Give back exactly the lines from the one holding "2. inc(R0, 5)" to the last line of the entries, both included, and nothing more.

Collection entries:
****************

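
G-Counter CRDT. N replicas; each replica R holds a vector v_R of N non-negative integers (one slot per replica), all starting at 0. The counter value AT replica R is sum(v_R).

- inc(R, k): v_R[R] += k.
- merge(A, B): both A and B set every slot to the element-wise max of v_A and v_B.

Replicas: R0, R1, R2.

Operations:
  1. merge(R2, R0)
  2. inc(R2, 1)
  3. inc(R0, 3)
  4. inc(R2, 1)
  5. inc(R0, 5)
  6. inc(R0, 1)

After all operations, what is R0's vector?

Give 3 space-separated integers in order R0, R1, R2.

Answer: 9 0 0

Derivation:
Op 1: merge R2<->R0 -> R2=(0,0,0) R0=(0,0,0)
Op 2: inc R2 by 1 -> R2=(0,0,1) value=1
Op 3: inc R0 by 3 -> R0=(3,0,0) value=3
Op 4: inc R2 by 1 -> R2=(0,0,2) value=2
Op 5: inc R0 by 5 -> R0=(8,0,0) value=8
Op 6: inc R0 by 1 -> R0=(9,0,0) value=9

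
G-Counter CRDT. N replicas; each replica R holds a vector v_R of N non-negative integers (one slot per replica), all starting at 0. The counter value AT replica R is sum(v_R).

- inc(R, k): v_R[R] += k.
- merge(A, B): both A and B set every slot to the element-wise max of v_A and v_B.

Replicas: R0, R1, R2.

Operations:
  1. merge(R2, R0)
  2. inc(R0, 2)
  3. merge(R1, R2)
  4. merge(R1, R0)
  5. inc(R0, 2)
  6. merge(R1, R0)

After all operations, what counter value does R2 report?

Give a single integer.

Answer: 0

Derivation:
Op 1: merge R2<->R0 -> R2=(0,0,0) R0=(0,0,0)
Op 2: inc R0 by 2 -> R0=(2,0,0) value=2
Op 3: merge R1<->R2 -> R1=(0,0,0) R2=(0,0,0)
Op 4: merge R1<->R0 -> R1=(2,0,0) R0=(2,0,0)
Op 5: inc R0 by 2 -> R0=(4,0,0) value=4
Op 6: merge R1<->R0 -> R1=(4,0,0) R0=(4,0,0)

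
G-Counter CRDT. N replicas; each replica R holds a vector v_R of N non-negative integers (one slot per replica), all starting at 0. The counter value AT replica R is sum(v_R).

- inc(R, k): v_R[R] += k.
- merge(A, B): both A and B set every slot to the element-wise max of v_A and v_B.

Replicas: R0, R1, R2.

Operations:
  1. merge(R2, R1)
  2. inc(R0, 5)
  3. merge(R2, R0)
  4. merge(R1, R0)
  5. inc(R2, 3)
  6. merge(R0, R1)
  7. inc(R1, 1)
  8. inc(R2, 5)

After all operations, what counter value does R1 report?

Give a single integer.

Answer: 6

Derivation:
Op 1: merge R2<->R1 -> R2=(0,0,0) R1=(0,0,0)
Op 2: inc R0 by 5 -> R0=(5,0,0) value=5
Op 3: merge R2<->R0 -> R2=(5,0,0) R0=(5,0,0)
Op 4: merge R1<->R0 -> R1=(5,0,0) R0=(5,0,0)
Op 5: inc R2 by 3 -> R2=(5,0,3) value=8
Op 6: merge R0<->R1 -> R0=(5,0,0) R1=(5,0,0)
Op 7: inc R1 by 1 -> R1=(5,1,0) value=6
Op 8: inc R2 by 5 -> R2=(5,0,8) value=13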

****************

* **EXERCISE ANSWER**:
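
  2. inc(R0, 5)
  3. merge(R2, R0)
  4. merge(R1, R0)
  5. inc(R2, 3)
  6. merge(R0, R1)
  7. inc(R1, 1)
  8. inc(R2, 5)

After all operations, what counter value does R1 report?

Give a single integer.

Answer: 6

Derivation:
Op 1: merge R2<->R1 -> R2=(0,0,0) R1=(0,0,0)
Op 2: inc R0 by 5 -> R0=(5,0,0) value=5
Op 3: merge R2<->R0 -> R2=(5,0,0) R0=(5,0,0)
Op 4: merge R1<->R0 -> R1=(5,0,0) R0=(5,0,0)
Op 5: inc R2 by 3 -> R2=(5,0,3) value=8
Op 6: merge R0<->R1 -> R0=(5,0,0) R1=(5,0,0)
Op 7: inc R1 by 1 -> R1=(5,1,0) value=6
Op 8: inc R2 by 5 -> R2=(5,0,8) value=13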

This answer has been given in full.